======== MATERIAL SUPPLIED ========

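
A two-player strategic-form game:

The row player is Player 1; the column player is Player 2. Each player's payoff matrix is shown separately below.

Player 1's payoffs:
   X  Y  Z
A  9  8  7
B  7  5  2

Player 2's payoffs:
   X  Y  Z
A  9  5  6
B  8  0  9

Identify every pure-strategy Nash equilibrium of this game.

Player 1 against X: payoffs 9, 7 → best response A.
Player 1 against Y: payoffs 8, 5 → best response A.
Player 1 against Z: payoffs 7, 2 → best response A.
Player 2 against A: payoffs 9, 5, 6 → best response X.
Player 2 against B: payoffs 8, 0, 9 → best response Z.
Mutual best responses: (A, X).

Pure NE: (A, X)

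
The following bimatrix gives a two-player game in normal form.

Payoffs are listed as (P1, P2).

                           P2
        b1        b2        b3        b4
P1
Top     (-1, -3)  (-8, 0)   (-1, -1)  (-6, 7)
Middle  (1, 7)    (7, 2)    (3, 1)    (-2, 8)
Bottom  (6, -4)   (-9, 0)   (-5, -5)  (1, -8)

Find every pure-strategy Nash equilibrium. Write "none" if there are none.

Mark each player's best response to every combination of opponents' strategies; a profile where every player is best-responding is a pure Nash equilibrium.
P1 against b1: payoffs -1, 1, 6 → best response Bottom.
P1 against b2: payoffs -8, 7, -9 → best response Middle.
P1 against b3: payoffs -1, 3, -5 → best response Middle.
P1 against b4: payoffs -6, -2, 1 → best response Bottom.
P2 against Top: payoffs -3, 0, -1, 7 → best response b4.
P2 against Middle: payoffs 7, 2, 1, 8 → best response b4.
P2 against Bottom: payoffs -4, 0, -5, -8 → best response b2.
No profile is a mutual best response for all players.

No pure-strategy Nash equilibrium.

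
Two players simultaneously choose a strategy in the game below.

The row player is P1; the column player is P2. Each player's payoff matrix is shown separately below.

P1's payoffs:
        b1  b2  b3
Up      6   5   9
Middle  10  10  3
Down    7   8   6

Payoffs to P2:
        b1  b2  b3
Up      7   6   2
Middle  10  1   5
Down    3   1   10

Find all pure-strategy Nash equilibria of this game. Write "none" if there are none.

Pure NE: (Middle, b1)

P1 against b1: payoffs 6, 10, 7 → best response Middle.
P1 against b2: payoffs 5, 10, 8 → best response Middle.
P1 against b3: payoffs 9, 3, 6 → best response Up.
P2 against Up: payoffs 7, 6, 2 → best response b1.
P2 against Middle: payoffs 10, 1, 5 → best response b1.
P2 against Down: payoffs 3, 1, 10 → best response b3.
Mutual best responses: (Middle, b1).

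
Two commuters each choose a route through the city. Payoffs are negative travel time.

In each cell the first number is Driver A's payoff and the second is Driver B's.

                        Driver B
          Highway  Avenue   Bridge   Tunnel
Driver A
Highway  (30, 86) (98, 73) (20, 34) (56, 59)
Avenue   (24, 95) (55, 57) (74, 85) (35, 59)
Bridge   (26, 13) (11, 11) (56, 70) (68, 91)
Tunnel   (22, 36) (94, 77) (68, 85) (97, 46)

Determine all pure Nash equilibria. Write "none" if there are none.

Pure NE: (Highway, Highway)

(Highway, Highway): Driver A gets 30, best alternative 26; Driver B gets 86, best alternative 73. No profitable deviation — NE.
(Highway, Avenue): Driver B can switch to Highway (73 → 86). Not NE.
(Highway, Bridge): Driver A can switch to Avenue (20 → 74). Not NE.
(Highway, Tunnel): Driver A can switch to Bridge (56 → 68). Not NE.
(Avenue, Highway): Driver A can switch to Highway (24 → 30). Not NE.
(Avenue, Avenue): Driver A can switch to Highway (55 → 98). Not NE.
(Avenue, Bridge): Driver B can switch to Highway (85 → 95). Not NE.
(Avenue, Tunnel): Driver A can switch to Highway (35 → 56). Not NE.
(Bridge, Highway): Driver A can switch to Highway (26 → 30). Not NE.
(Bridge, Avenue): Driver A can switch to Highway (11 → 98). Not NE.
(Bridge, Bridge): Driver A can switch to Avenue (56 → 74). Not NE.
(The remaining 5 profiles each have a profitable deviation by the same check.)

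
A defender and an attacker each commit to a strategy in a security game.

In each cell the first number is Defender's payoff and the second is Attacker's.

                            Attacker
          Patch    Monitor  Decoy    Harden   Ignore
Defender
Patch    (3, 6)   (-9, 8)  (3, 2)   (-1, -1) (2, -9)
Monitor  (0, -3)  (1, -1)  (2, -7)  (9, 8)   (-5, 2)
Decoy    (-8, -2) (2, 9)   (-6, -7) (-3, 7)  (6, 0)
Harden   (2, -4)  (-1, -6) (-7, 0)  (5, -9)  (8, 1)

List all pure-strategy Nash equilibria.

Pure-strategy Nash equilibria: (Monitor, Harden) and (Decoy, Monitor) and (Harden, Ignore)

Defender against Patch: payoffs 3, 0, -8, 2 → best response Patch.
Defender against Monitor: payoffs -9, 1, 2, -1 → best response Decoy.
Defender against Decoy: payoffs 3, 2, -6, -7 → best response Patch.
Defender against Harden: payoffs -1, 9, -3, 5 → best response Monitor.
Defender against Ignore: payoffs 2, -5, 6, 8 → best response Harden.
Attacker against Patch: payoffs 6, 8, 2, -1, -9 → best response Monitor.
Attacker against Monitor: payoffs -3, -1, -7, 8, 2 → best response Harden.
Attacker against Decoy: payoffs -2, 9, -7, 7, 0 → best response Monitor.
Attacker against Harden: payoffs -4, -6, 0, -9, 1 → best response Ignore.
Mutual best responses: (Monitor, Harden); (Decoy, Monitor); (Harden, Ignore).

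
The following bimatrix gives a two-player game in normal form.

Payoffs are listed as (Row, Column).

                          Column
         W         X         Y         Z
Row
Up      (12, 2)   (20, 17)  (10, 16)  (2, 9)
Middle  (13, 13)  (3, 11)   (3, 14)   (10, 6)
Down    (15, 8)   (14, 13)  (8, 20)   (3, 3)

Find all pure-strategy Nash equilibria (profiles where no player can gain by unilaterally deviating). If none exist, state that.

For each strategy profile, look for a profitable unilateral deviation.
(Up, W): Row can switch to Middle (12 → 13). Not NE.
(Up, X): Row gets 20, best alternative 14; Column gets 17, best alternative 16. No profitable deviation — NE.
(Up, Y): Column can switch to X (16 → 17). Not NE.
(Up, Z): Row can switch to Middle (2 → 10). Not NE.
(Middle, W): Row can switch to Down (13 → 15). Not NE.
(Middle, X): Row can switch to Up (3 → 20). Not NE.
(Middle, Y): Row can switch to Up (3 → 10). Not NE.
(Middle, Z): Column can switch to W (6 → 13). Not NE.
(Down, W): Column can switch to X (8 → 13). Not NE.
(Down, X): Row can switch to Up (14 → 20). Not NE.
(Down, Y): Row can switch to Up (8 → 10). Not NE.
(Down, Z): Row can switch to Middle (3 → 10). Not NE.

(Up, X)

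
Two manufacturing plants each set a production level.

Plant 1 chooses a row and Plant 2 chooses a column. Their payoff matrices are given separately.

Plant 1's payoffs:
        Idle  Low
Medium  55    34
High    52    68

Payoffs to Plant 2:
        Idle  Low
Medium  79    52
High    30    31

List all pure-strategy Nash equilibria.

For each player, find the best response to each opponent profile; mutual best responses are the pure NE.
Plant 1 against Idle: payoffs 55, 52 → best response Medium.
Plant 1 against Low: payoffs 34, 68 → best response High.
Plant 2 against Medium: payoffs 79, 52 → best response Idle.
Plant 2 against High: payoffs 30, 31 → best response Low.
Mutual best responses: (Medium, Idle); (High, Low).

Pure-strategy Nash equilibria: (Medium, Idle) and (High, Low)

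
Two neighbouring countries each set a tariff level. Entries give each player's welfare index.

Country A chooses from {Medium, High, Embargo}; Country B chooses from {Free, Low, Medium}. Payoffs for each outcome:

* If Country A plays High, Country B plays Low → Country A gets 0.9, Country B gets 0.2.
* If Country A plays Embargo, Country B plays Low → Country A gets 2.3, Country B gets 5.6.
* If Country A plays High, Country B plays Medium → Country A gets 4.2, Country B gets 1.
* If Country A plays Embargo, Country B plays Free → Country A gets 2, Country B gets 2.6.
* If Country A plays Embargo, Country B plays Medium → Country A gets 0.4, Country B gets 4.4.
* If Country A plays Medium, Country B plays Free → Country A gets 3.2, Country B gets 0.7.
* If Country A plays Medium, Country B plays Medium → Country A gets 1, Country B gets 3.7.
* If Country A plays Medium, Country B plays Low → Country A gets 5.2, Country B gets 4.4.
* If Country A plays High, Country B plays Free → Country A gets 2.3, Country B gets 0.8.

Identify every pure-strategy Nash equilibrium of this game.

Country A against Free: payoffs 3.2, 2.3, 2 → best response Medium.
Country A against Low: payoffs 5.2, 0.9, 2.3 → best response Medium.
Country A against Medium: payoffs 1, 4.2, 0.4 → best response High.
Country B against Medium: payoffs 0.7, 4.4, 3.7 → best response Low.
Country B against High: payoffs 0.8, 0.2, 1 → best response Medium.
Country B against Embargo: payoffs 2.6, 5.6, 4.4 → best response Low.
Mutual best responses: (Medium, Low); (High, Medium).

(Medium, Low), (High, Medium)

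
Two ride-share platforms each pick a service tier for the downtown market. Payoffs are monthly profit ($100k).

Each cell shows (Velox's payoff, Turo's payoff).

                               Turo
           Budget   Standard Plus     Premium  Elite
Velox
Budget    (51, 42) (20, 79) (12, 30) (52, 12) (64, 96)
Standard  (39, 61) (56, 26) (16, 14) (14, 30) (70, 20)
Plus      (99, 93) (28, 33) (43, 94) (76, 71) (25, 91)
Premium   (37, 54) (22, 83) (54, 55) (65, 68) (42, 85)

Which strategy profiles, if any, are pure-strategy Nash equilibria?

(Budget, Budget): Velox can switch to Plus (51 → 99). Not NE.
(Budget, Standard): Velox can switch to Standard (20 → 56). Not NE.
(Budget, Plus): Velox can switch to Standard (12 → 16). Not NE.
(Budget, Premium): Velox can switch to Plus (52 → 76). Not NE.
(Budget, Elite): Velox can switch to Standard (64 → 70). Not NE.
(Standard, Budget): Velox can switch to Budget (39 → 51). Not NE.
(The remaining 14 profiles each have a profitable deviation by the same check.)

This game has no pure Nash equilibrium.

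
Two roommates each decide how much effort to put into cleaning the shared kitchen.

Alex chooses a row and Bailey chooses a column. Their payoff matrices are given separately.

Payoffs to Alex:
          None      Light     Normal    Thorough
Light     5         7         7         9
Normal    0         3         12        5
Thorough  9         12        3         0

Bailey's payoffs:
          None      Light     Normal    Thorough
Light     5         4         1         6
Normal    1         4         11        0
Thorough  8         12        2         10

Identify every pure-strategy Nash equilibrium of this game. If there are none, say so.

(Light, None): Alex can switch to Thorough (5 → 9). Not NE.
(Light, Light): Alex can switch to Thorough (7 → 12). Not NE.
(Light, Normal): Alex can switch to Normal (7 → 12). Not NE.
(Light, Thorough): Alex gets 9, best alternative 5; Bailey gets 6, best alternative 5. No profitable deviation — NE.
(Normal, None): Alex can switch to Light (0 → 5). Not NE.
(Normal, Light): Alex can switch to Light (3 → 7). Not NE.
(Normal, Normal): Alex gets 12, best alternative 7; Bailey gets 11, best alternative 4. No profitable deviation — NE.
(Normal, Thorough): Alex can switch to Light (5 → 9). Not NE.
(Thorough, None): Bailey can switch to Light (8 → 12). Not NE.
(Thorough, Light): Alex gets 12, best alternative 7; Bailey gets 12, best alternative 10. No profitable deviation — NE.
(Thorough, Normal): Alex can switch to Light (3 → 7). Not NE.
(Thorough, Thorough): Alex can switch to Light (0 → 9). Not NE.

The pure Nash equilibria are (Light, Thorough), (Normal, Normal), (Thorough, Light).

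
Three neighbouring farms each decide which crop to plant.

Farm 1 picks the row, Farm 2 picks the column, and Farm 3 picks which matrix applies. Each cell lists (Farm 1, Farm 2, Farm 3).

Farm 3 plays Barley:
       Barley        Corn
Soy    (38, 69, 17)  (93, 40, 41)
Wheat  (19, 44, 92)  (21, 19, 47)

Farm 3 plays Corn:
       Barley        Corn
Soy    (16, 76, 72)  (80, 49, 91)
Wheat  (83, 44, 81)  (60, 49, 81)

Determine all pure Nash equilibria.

No pure-strategy Nash equilibrium.

(Soy, Barley, Barley): Farm 3 can switch to Corn (17 → 72). Not NE.
(Soy, Barley, Corn): Farm 1 can switch to Wheat (16 → 83). Not NE.
(Soy, Corn, Barley): Farm 2 can switch to Barley (40 → 69). Not NE.
(Soy, Corn, Corn): Farm 2 can switch to Barley (49 → 76). Not NE.
(Wheat, Barley, Barley): Farm 1 can switch to Soy (19 → 38). Not NE.
(Wheat, Barley, Corn): Farm 2 can switch to Corn (44 → 49). Not NE.
(The remaining 2 profiles each have a profitable deviation by the same check.)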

========

Some lines of the records above contain the word "shown". How many are there? Reply with the number alone.

**ANSWER TO THE EXERCISE**
2